Top of Data for analysis

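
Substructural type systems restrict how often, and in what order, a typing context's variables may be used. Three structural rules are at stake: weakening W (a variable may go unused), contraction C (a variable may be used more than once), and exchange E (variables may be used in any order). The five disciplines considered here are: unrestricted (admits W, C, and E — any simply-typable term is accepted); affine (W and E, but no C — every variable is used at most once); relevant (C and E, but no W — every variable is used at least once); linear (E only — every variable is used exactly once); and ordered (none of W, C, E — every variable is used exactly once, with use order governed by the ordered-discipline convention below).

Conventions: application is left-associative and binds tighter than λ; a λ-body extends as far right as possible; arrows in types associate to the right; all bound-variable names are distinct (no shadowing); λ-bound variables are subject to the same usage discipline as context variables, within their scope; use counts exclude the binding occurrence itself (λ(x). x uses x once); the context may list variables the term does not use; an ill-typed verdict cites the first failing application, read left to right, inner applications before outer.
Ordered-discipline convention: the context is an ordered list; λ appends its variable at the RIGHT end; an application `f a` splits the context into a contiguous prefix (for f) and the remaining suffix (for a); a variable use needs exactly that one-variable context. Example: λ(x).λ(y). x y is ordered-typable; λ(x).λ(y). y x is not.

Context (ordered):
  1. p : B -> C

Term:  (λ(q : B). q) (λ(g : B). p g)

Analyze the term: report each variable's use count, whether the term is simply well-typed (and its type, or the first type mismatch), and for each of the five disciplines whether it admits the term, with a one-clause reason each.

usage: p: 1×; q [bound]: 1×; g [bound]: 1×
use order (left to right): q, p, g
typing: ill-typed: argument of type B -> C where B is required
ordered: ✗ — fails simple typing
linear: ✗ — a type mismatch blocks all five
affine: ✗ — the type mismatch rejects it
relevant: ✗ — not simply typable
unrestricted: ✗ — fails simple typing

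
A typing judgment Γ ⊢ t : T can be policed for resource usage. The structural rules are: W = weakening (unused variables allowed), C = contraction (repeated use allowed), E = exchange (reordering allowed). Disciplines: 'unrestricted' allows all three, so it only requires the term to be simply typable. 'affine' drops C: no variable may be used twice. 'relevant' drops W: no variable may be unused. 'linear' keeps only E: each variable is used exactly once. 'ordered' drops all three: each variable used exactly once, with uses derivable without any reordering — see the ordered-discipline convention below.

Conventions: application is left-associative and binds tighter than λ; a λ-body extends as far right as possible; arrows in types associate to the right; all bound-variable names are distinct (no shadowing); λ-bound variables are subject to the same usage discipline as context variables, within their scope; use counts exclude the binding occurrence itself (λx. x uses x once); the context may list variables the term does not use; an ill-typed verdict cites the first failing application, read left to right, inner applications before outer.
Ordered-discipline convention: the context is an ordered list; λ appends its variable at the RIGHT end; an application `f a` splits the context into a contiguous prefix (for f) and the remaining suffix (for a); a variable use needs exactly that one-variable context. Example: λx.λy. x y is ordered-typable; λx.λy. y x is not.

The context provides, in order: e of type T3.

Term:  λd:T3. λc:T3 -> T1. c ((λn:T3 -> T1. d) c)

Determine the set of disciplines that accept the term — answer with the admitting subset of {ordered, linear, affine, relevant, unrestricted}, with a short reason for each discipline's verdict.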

Bottom of Data for analysis
Top of Data for analysis

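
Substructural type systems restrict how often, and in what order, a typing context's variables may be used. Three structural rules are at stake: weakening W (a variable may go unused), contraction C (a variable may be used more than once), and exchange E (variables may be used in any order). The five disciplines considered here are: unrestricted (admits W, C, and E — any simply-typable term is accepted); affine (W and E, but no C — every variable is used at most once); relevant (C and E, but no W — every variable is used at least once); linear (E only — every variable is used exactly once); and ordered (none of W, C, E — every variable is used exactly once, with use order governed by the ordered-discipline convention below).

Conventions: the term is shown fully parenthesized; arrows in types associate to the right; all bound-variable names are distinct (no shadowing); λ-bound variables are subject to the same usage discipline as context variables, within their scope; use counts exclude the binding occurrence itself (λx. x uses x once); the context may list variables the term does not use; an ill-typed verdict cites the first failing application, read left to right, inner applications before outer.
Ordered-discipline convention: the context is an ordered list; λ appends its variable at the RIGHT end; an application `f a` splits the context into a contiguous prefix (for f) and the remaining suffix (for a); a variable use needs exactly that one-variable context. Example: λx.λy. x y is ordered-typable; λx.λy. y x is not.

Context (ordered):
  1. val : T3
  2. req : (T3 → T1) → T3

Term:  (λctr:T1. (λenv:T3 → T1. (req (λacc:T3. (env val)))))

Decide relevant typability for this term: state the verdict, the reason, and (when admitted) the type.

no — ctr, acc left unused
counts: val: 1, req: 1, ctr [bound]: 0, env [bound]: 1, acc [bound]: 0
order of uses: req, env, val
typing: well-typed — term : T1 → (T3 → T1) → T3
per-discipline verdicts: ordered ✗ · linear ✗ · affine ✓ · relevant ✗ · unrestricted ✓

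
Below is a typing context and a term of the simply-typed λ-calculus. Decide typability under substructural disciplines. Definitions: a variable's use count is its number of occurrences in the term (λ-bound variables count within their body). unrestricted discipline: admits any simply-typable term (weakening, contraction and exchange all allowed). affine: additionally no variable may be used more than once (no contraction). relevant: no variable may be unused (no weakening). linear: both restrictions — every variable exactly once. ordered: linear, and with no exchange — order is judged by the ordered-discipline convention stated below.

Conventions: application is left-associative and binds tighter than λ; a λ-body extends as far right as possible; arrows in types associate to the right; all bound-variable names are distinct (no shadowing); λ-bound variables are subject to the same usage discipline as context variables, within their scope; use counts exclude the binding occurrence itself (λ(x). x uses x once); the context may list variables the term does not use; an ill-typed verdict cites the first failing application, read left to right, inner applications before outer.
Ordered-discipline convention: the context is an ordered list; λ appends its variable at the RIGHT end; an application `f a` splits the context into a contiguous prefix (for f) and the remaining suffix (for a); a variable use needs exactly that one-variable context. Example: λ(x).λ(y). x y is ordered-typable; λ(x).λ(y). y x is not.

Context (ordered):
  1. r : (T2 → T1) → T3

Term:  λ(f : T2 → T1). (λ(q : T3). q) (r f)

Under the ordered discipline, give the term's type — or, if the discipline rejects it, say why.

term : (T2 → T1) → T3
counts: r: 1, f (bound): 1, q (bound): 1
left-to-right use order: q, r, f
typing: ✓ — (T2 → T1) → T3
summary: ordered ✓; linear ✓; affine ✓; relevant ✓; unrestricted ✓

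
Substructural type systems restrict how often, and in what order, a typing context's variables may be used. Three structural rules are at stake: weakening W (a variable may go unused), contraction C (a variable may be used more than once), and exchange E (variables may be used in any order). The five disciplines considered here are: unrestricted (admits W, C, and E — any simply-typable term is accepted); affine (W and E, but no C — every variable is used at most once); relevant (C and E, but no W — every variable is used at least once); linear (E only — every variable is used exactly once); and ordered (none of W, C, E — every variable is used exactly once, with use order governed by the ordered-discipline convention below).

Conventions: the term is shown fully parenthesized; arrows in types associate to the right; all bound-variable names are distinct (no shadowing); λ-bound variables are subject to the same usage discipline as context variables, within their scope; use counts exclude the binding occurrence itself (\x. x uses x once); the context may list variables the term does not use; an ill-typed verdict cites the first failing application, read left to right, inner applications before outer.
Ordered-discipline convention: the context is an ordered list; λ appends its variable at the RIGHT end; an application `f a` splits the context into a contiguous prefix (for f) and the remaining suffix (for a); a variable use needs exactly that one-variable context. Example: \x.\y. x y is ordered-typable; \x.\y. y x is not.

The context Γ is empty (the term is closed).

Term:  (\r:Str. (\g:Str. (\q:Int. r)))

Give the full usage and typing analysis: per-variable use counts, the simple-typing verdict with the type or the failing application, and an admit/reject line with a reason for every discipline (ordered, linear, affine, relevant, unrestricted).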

Bottom of Data for analysis
Top of Data for analysis

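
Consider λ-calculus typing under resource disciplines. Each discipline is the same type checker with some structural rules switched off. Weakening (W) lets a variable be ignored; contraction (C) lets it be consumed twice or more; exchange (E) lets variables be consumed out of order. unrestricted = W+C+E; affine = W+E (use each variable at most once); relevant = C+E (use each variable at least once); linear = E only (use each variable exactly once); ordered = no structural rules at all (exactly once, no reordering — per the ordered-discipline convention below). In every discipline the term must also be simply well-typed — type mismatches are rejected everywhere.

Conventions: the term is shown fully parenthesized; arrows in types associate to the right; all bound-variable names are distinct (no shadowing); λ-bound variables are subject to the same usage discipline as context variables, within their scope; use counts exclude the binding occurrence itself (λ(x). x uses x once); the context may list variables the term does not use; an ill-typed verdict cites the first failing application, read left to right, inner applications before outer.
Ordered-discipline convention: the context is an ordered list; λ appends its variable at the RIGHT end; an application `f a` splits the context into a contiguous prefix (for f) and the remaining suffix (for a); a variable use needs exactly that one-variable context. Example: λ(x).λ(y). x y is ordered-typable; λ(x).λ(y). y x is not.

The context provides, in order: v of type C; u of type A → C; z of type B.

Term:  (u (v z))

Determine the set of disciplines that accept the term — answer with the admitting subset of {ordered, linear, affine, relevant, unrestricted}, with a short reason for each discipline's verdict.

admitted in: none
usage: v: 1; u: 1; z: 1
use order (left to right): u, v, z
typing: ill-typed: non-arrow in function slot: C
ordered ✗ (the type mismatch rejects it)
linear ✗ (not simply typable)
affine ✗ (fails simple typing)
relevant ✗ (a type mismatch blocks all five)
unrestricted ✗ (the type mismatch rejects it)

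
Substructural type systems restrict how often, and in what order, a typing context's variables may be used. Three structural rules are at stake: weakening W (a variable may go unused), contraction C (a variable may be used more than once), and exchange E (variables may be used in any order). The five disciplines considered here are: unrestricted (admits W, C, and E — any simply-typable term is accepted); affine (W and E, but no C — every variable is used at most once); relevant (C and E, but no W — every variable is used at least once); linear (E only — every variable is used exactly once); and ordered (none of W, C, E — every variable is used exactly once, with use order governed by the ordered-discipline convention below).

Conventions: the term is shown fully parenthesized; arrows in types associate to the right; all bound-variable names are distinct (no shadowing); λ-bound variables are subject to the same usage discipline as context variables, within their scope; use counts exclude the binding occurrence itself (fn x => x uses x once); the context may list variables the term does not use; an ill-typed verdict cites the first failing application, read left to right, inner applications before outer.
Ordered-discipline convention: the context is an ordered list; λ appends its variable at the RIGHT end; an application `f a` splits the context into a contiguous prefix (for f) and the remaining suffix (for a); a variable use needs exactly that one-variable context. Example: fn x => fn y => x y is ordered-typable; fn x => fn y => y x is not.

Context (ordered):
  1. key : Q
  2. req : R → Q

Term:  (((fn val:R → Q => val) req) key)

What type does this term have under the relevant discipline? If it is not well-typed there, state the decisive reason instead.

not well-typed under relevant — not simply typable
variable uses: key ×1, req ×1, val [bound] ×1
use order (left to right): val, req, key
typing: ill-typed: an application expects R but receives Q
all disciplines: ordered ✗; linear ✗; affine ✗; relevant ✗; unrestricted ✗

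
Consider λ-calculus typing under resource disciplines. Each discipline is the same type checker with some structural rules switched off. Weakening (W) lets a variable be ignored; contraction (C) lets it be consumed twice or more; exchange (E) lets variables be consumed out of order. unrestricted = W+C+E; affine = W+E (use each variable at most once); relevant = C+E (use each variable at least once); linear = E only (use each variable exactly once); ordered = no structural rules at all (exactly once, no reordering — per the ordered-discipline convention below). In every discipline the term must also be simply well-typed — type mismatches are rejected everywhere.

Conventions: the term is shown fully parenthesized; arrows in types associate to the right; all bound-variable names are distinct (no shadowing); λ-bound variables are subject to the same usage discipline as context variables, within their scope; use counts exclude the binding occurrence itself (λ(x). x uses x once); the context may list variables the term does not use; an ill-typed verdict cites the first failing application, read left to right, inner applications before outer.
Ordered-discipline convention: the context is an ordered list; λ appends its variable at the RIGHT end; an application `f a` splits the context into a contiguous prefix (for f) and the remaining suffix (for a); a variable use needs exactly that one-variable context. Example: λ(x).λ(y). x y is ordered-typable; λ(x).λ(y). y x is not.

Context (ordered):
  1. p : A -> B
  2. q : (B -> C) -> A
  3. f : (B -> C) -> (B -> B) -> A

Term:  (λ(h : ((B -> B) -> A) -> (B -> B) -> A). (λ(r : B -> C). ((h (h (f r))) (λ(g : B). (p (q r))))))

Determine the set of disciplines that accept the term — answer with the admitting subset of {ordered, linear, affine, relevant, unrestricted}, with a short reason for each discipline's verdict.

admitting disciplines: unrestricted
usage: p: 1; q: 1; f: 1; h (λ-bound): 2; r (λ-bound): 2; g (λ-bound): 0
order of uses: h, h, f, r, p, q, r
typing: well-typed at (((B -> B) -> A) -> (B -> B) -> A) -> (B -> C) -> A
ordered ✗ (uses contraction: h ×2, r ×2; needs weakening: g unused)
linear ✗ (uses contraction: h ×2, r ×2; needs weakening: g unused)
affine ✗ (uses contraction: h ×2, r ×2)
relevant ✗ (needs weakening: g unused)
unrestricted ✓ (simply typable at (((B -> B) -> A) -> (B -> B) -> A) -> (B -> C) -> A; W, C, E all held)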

Bottom of Data for analysis

What is expected
Work out how many lines of the data hold the string "provides". Reply with that number alone.

Answer area
2